Entries taken from a collection:
________
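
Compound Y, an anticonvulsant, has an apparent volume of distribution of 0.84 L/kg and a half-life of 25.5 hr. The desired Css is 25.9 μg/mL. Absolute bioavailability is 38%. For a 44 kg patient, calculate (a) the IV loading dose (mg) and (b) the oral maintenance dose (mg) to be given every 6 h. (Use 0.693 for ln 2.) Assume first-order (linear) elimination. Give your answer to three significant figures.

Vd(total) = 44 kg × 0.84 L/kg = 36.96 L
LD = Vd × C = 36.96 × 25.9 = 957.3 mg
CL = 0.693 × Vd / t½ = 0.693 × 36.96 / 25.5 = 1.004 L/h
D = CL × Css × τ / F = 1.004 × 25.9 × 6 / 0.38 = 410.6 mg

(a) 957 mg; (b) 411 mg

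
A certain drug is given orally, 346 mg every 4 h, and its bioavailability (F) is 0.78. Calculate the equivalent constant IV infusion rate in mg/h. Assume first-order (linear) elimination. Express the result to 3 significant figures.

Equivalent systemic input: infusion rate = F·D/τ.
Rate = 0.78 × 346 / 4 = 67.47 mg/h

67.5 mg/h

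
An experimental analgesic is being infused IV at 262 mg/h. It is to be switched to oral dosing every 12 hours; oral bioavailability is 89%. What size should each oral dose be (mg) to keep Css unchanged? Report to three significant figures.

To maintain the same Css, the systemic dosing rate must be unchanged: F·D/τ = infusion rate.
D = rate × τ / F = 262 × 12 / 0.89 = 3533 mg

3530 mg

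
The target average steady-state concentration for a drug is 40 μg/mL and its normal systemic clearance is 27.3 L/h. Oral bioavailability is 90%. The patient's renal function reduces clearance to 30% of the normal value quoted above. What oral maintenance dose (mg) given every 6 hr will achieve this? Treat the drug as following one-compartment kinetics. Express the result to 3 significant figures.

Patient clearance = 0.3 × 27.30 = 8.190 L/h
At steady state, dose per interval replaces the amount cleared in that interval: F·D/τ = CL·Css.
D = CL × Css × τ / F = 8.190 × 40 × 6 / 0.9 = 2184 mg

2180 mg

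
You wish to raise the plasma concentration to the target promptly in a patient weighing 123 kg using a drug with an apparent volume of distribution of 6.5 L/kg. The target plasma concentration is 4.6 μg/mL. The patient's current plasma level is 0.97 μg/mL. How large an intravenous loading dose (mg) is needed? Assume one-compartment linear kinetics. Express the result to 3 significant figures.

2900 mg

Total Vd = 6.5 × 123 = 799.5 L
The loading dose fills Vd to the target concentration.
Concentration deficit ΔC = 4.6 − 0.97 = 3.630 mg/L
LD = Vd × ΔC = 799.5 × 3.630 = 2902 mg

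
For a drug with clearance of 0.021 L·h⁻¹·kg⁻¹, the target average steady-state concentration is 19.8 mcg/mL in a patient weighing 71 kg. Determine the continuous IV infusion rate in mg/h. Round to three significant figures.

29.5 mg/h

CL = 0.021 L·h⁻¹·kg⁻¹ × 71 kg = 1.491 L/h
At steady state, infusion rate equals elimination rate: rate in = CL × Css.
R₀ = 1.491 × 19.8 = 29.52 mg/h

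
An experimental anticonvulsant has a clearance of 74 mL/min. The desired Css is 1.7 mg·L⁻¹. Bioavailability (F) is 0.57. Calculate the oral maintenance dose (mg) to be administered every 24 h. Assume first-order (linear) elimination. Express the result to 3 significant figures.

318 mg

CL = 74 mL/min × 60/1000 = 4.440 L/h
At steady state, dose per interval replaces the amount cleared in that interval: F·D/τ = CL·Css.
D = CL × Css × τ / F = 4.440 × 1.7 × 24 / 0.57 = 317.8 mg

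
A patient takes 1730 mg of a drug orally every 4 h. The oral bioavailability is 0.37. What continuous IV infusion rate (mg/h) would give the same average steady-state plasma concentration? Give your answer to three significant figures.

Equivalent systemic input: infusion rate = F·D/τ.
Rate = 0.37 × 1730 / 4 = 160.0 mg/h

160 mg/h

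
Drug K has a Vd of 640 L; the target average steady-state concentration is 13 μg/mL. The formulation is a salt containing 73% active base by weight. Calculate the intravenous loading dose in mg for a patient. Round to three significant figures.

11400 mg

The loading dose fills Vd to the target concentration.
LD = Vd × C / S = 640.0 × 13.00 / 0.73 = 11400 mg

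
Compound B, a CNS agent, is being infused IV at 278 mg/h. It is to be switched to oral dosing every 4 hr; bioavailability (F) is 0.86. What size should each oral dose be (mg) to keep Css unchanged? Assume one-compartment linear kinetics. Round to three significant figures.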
________
-- What you should do --
Write out every line from the records above, word for word.

-- Answer --
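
Compound Y, an anticonvulsant, has an apparent volume of distribution of 0.84 L/kg and a half-life of 25.5 hr. The desired Css is 25.9 μg/mL. Absolute bioavailability is 38%. For a 44 kg patient, calculate (a) the IV loading dose (mg) and (b) the oral maintenance dose (mg) to be given every 6 h. (Use 0.693 for ln 2.) Assume first-order (linear) elimination. Give your answer to three significant figures.

Vd(total) = 44 kg × 0.84 L/kg = 36.96 L
LD = Vd × C = 36.96 × 25.9 = 957.3 mg
CL = 0.693 × Vd / t½ = 0.693 × 36.96 / 25.5 = 1.004 L/h
D = CL × Css × τ / F = 1.004 × 25.9 × 6 / 0.38 = 410.6 mg

(a) 957 mg; (b) 411 mg

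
A certain drug is given orally, 346 mg every 4 h, and its bioavailability (F) is 0.78. Calculate the equivalent constant IV infusion rate in mg/h. Assume first-order (linear) elimination. Express the result to 3 significant figures.

Equivalent systemic input: infusion rate = F·D/τ.
Rate = 0.78 × 346 / 4 = 67.47 mg/h

67.5 mg/h

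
An experimental analgesic is being infused IV at 262 mg/h. It is to be switched to oral dosing every 12 hours; oral bioavailability is 89%. What size should each oral dose be (mg) to keep Css unchanged? Report to three significant figures.

To maintain the same Css, the systemic dosing rate must be unchanged: F·D/τ = infusion rate.
D = rate × τ / F = 262 × 12 / 0.89 = 3533 mg

3530 mg

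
The target average steady-state concentration for a drug is 40 μg/mL and its normal systemic clearance is 27.3 L/h. Oral bioavailability is 90%. The patient's renal function reduces clearance to 30% of the normal value quoted above. What oral maintenance dose (mg) given every 6 hr will achieve this? Treat the drug as following one-compartment kinetics. Express the result to 3 significant figures.

Patient clearance = 0.3 × 27.30 = 8.190 L/h
At steady state, dose per interval replaces the amount cleared in that interval: F·D/τ = CL·Css.
D = CL × Css × τ / F = 8.190 × 40 × 6 / 0.9 = 2184 mg

2180 mg

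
You wish to raise the plasma concentration to the target promptly in a patient weighing 123 kg using a drug with an apparent volume of distribution of 6.5 L/kg. The target plasma concentration is 4.6 μg/mL. The patient's current plasma level is 0.97 μg/mL. How large an intravenous loading dose (mg) is needed? Assume one-compartment linear kinetics. Express the result to 3 significant figures.

2900 mg

Total Vd = 6.5 × 123 = 799.5 L
The loading dose fills Vd to the target concentration.
Concentration deficit ΔC = 4.6 − 0.97 = 3.630 mg/L
LD = Vd × ΔC = 799.5 × 3.630 = 2902 mg

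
For a drug with clearance of 0.021 L·h⁻¹·kg⁻¹, the target average steady-state concentration is 19.8 mcg/mL in a patient weighing 71 kg. Determine the continuous IV infusion rate in mg/h. Round to three significant figures.

29.5 mg/h

CL = 0.021 L·h⁻¹·kg⁻¹ × 71 kg = 1.491 L/h
At steady state, infusion rate equals elimination rate: rate in = CL × Css.
R₀ = 1.491 × 19.8 = 29.52 mg/h

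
An experimental anticonvulsant has a clearance of 74 mL/min. The desired Css is 1.7 mg·L⁻¹. Bioavailability (F) is 0.57. Calculate the oral maintenance dose (mg) to be administered every 24 h. Assume first-order (linear) elimination. Express the result to 3 significant figures.

318 mg

CL = 74 mL/min × 60/1000 = 4.440 L/h
At steady state, dose per interval replaces the amount cleared in that interval: F·D/τ = CL·Css.
D = CL × Css × τ / F = 4.440 × 1.7 × 24 / 0.57 = 317.8 mg

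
A patient takes 1730 mg of a drug orally every 4 h. The oral bioavailability is 0.37. What continuous IV infusion rate (mg/h) would give the same average steady-state plasma concentration? Give your answer to three significant figures.

Equivalent systemic input: infusion rate = F·D/τ.
Rate = 0.37 × 1730 / 4 = 160.0 mg/h

160 mg/h

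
Drug K has a Vd of 640 L; the target average steady-state concentration is 13 μg/mL. The formulation is a salt containing 73% active base by weight. Calculate the intravenous loading dose in mg for a patient. Round to three significant figures.

11400 mg

The loading dose fills Vd to the target concentration.
LD = Vd × C / S = 640.0 × 13.00 / 0.73 = 11400 mg

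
Compound B, a CNS agent, is being infused IV at 278 mg/h. It is to be switched to oral dosing every 4 hr; bioavailability (F) is 0.86. What size should each oral dose be (mg) to keep Css unchanged? Assume one-compartment linear kinetics. Round to three significant figures.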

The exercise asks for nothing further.